** Opening DATASET EXCERPTS block **
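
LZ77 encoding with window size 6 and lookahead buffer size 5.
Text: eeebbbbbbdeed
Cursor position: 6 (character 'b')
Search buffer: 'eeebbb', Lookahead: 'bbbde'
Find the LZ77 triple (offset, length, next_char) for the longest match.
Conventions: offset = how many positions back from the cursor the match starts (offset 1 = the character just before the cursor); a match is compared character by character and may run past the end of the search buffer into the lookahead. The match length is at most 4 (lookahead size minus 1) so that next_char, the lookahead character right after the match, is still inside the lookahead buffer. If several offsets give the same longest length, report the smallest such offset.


Try each offset into the search buffer:
  offset=1 (pos 5, char 'b'): match length 3
  offset=2 (pos 4, char 'b'): match length 3
  offset=3 (pos 3, char 'b'): match length 3
  offset=4 (pos 2, char 'e'): match length 0
  offset=5 (pos 1, char 'e'): match length 0
  offset=6 (pos 0, char 'e'): match length 0
Longest match has length 3, found at offsets 1, 2, 3; take the smallest, offset 1.
next_char = character at position 6 + 3 = 9 -> 'd'

Best match: offset=1, length=3 (matching 'bbb' starting at position 5)
LZ77 triple: (1, 3, 'd')


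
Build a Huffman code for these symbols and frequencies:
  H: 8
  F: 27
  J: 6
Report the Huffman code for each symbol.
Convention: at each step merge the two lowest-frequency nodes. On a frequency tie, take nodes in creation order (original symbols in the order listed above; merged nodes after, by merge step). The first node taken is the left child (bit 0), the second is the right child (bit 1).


Huffman tree construction:
Step 1: Merge J(6) + H(8) = 14
Step 2: Merge (J+H)(14) + F(27) = 41
Read each symbol's code off the tree from the root (left child = 0, right child = 1).

Codes:
  H: 01 (length 2)
  F: 1 (length 1)
  J: 00 (length 2)
Average code length: 55/41 = 1.3415 bits/symbol


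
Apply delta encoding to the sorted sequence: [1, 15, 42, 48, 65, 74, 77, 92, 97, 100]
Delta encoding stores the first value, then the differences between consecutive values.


First value: 1
Deltas:
  15 - 1 = 14
  42 - 15 = 27
  48 - 42 = 6
  65 - 48 = 17
  74 - 65 = 9
  77 - 74 = 3
  92 - 77 = 15
  97 - 92 = 5
  100 - 97 = 3


Delta encoded: [1, 14, 27, 6, 17, 9, 3, 15, 5, 3]


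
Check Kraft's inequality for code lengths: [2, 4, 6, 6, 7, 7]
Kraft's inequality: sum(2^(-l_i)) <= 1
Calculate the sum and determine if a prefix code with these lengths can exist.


Sum = 2^(-2) + 2^(-4) + 2^(-6) + 2^(-6) + 2^(-7) + 2^(-7)
    = 0.25 + 0.0625 + 0.015625 + 0.015625 + 0.0078125 + 0.0078125
    = 46/128 = 0.359375
Since 0.359375 <= 1, Kraft's inequality IS satisfied.
A prefix code with these lengths CAN exist.

Kraft sum = 0.359375. Satisfied.


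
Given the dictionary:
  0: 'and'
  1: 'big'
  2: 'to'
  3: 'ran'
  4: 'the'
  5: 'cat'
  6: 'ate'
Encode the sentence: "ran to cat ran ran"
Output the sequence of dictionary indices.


Look up each word in the dictionary:
  'ran' -> 3
  'to' -> 2
  'cat' -> 5
  'ran' -> 3
  'ran' -> 3

Encoded: [3, 2, 5, 3, 3]


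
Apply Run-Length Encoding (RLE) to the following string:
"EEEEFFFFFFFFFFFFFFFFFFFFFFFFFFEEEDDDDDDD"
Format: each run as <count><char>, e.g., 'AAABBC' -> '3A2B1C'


Scanning runs left to right:
  i=0: run of 'E' x 4 -> '4E'
  i=4: run of 'F' x 26 -> '26F'
  i=30: run of 'E' x 3 -> '3E'
  i=33: run of 'D' x 7 -> '7D'

RLE = 4E26F3E7D


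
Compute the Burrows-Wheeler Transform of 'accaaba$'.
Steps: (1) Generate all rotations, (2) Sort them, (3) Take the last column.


Rotations (sorted):
  0: $accaaba -> last char: a
  1: a$accaab -> last char: b
  2: aaba$acc -> last char: c
  3: aba$acca -> last char: a
  4: accaaba$ -> last char: $
  5: ba$accaa -> last char: a
  6: caaba$ac -> last char: c
  7: ccaaba$a -> last char: a


BWT = abca$aca


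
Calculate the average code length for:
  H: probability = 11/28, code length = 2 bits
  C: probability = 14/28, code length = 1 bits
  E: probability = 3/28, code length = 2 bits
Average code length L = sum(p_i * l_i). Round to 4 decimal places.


Weighted contributions p_i * l_i:
  H: (11/28) * 2 = 22/28
  C: (14/28) * 1 = 14/28
  E: (3/28) * 2 = 6/28
Sum = (22 + 14 + 6)/28 = 42/28

L = 42/28 = 1.5000 bits/symbol


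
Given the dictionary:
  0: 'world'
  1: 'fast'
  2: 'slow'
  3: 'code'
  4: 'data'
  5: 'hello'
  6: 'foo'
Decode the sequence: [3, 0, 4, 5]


Look up each index in the dictionary:
  3 -> 'code'
  0 -> 'world'
  4 -> 'data'
  5 -> 'hello'

Decoded: "code world data hello"


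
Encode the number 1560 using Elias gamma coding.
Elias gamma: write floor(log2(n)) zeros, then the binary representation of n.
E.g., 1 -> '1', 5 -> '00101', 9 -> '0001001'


num_bits = floor(log2(1560)) + 1 = 11
leading_zeros = num_bits - 1 = 10
binary(1560) = 11000011000

Elias gamma(1560) = '0000000000' + '11000011000' = 000000000011000011000 (21 bits)


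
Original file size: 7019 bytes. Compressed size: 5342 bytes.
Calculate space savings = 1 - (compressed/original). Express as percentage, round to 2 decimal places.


ratio = compressed/original = 5342/7019 = 0.761077
savings = 1 - ratio = 1 - 0.761077 = 0.238923
as a percentage: 0.238923 * 100 = 23.89%

Space savings = 1 - 5342/7019 = 23.89%


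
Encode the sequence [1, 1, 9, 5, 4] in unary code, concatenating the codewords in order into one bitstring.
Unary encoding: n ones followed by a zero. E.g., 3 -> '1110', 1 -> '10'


Encode each number as n ones followed by a terminating 0:
  1 -> 10 (2 bits)
  1 -> 10 (2 bits)
  9 -> 1111111110 (10 bits)
  5 -> 111110 (6 bits)
  4 -> 11110 (5 bits)
Total length = 2 + 2 + 10 + 6 + 5 = 25 bits.

Unary([1, 1, 9, 5, 4]) = 1010111111111011111011110 (25 bits)


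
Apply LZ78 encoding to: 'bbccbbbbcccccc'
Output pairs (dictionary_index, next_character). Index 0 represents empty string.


LZ78 encoding steps:
Dictionary: {0: ''}
Step 1: w='' (idx 0), next='b' -> output (0, 'b'), add 'b' as idx 1
Step 2: w='b' (idx 1), next='c' -> output (1, 'c'), add 'bc' as idx 2
Step 3: w='' (idx 0), next='c' -> output (0, 'c'), add 'c' as idx 3
Step 4: w='b' (idx 1), next='b' -> output (1, 'b'), add 'bb' as idx 4
Step 5: w='bb' (idx 4), next='c' -> output (4, 'c'), add 'bbc' as idx 5
Step 6: w='c' (idx 3), next='c' -> output (3, 'c'), add 'cc' as idx 6
Step 7: w='cc' (idx 6), next='c' -> output (6, 'c'), add 'ccc' as idx 7


Encoded: [(0, 'b'), (1, 'c'), (0, 'c'), (1, 'b'), (4, 'c'), (3, 'c'), (6, 'c')]


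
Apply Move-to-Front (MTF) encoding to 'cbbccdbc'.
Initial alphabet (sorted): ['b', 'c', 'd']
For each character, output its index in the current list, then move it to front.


MTF encoding:
'c': index 1 in ['b', 'c', 'd'] -> ['c', 'b', 'd']
'b': index 1 in ['c', 'b', 'd'] -> ['b', 'c', 'd']
'b': index 0 in ['b', 'c', 'd'] -> ['b', 'c', 'd']
'c': index 1 in ['b', 'c', 'd'] -> ['c', 'b', 'd']
'c': index 0 in ['c', 'b', 'd'] -> ['c', 'b', 'd']
'd': index 2 in ['c', 'b', 'd'] -> ['d', 'c', 'b']
'b': index 2 in ['d', 'c', 'b'] -> ['b', 'd', 'c']
'c': index 2 in ['b', 'd', 'c'] -> ['c', 'b', 'd']


Output: [1, 1, 0, 1, 0, 2, 2, 2]


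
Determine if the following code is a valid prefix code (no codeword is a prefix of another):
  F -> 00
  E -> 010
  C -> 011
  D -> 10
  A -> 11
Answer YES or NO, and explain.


Checking each pair (does one codeword prefix another?):
  F='00' vs E='010': no prefix
  F='00' vs C='011': no prefix
  F='00' vs D='10': no prefix
  F='00' vs A='11': no prefix
  E='010' vs F='00': no prefix
  E='010' vs C='011': no prefix
  E='010' vs D='10': no prefix
  E='010' vs A='11': no prefix
  C='011' vs F='00': no prefix
  C='011' vs E='010': no prefix
  C='011' vs D='10': no prefix
  C='011' vs A='11': no prefix
  D='10' vs F='00': no prefix
  D='10' vs E='010': no prefix
  D='10' vs C='011': no prefix
  D='10' vs A='11': no prefix
  A='11' vs F='00': no prefix
  A='11' vs E='010': no prefix
  A='11' vs C='011': no prefix
  A='11' vs D='10': no prefix
No violation found over all pairs.

YES -- this is a valid prefix code. No codeword is a prefix of any other codeword.


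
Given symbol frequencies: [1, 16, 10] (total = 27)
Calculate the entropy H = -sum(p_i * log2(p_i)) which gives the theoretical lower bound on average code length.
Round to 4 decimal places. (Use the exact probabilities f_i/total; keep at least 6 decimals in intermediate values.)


Per-symbol terms -p_i * log2(p_i) with p_i = f_i/27:
  p = 1/27 = 0.037037: log2(p) = -4.754888, -p*log2(p) = 0.176107
  p = 16/27 = 0.592593: log2(p) = -0.754888, -p*log2(p) = 0.447341
  p = 10/27 = 0.370370: log2(p) = -1.432959, -p*log2(p) = 0.530726
H = 0.176107 + 0.447341 + 0.530726 = 1.154174

H = 1.1542 bits/symbol


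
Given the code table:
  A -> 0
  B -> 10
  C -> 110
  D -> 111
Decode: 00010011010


Decoding:
0 -> A
0 -> A
0 -> A
10 -> B
0 -> A
110 -> C
10 -> B


Result: AAABACB


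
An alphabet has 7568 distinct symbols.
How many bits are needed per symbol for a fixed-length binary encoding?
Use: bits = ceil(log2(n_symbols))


log2(7568) = 12.8857
Bracket: 2^12 = 4096 < 7568 <= 2^13 = 8192
So ceil(log2(7568)) = 13

bits = ceil(log2(7568)) = ceil(12.8857) = 13 bits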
** Closing DATASET EXCERPTS block **
**REQUIRED WORK**
Transcribe the records from their first line. Stop after the line with "Find the LZ77", including it.

**RESULT OF THE EXERCISE**
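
LZ77 encoding with window size 6 and lookahead buffer size 5.
Text: eeebbbbbbdeed
Cursor position: 6 (character 'b')
Search buffer: 'eeebbb', Lookahead: 'bbbde'
Find the LZ77 triple (offset, length, next_char) for the longest match.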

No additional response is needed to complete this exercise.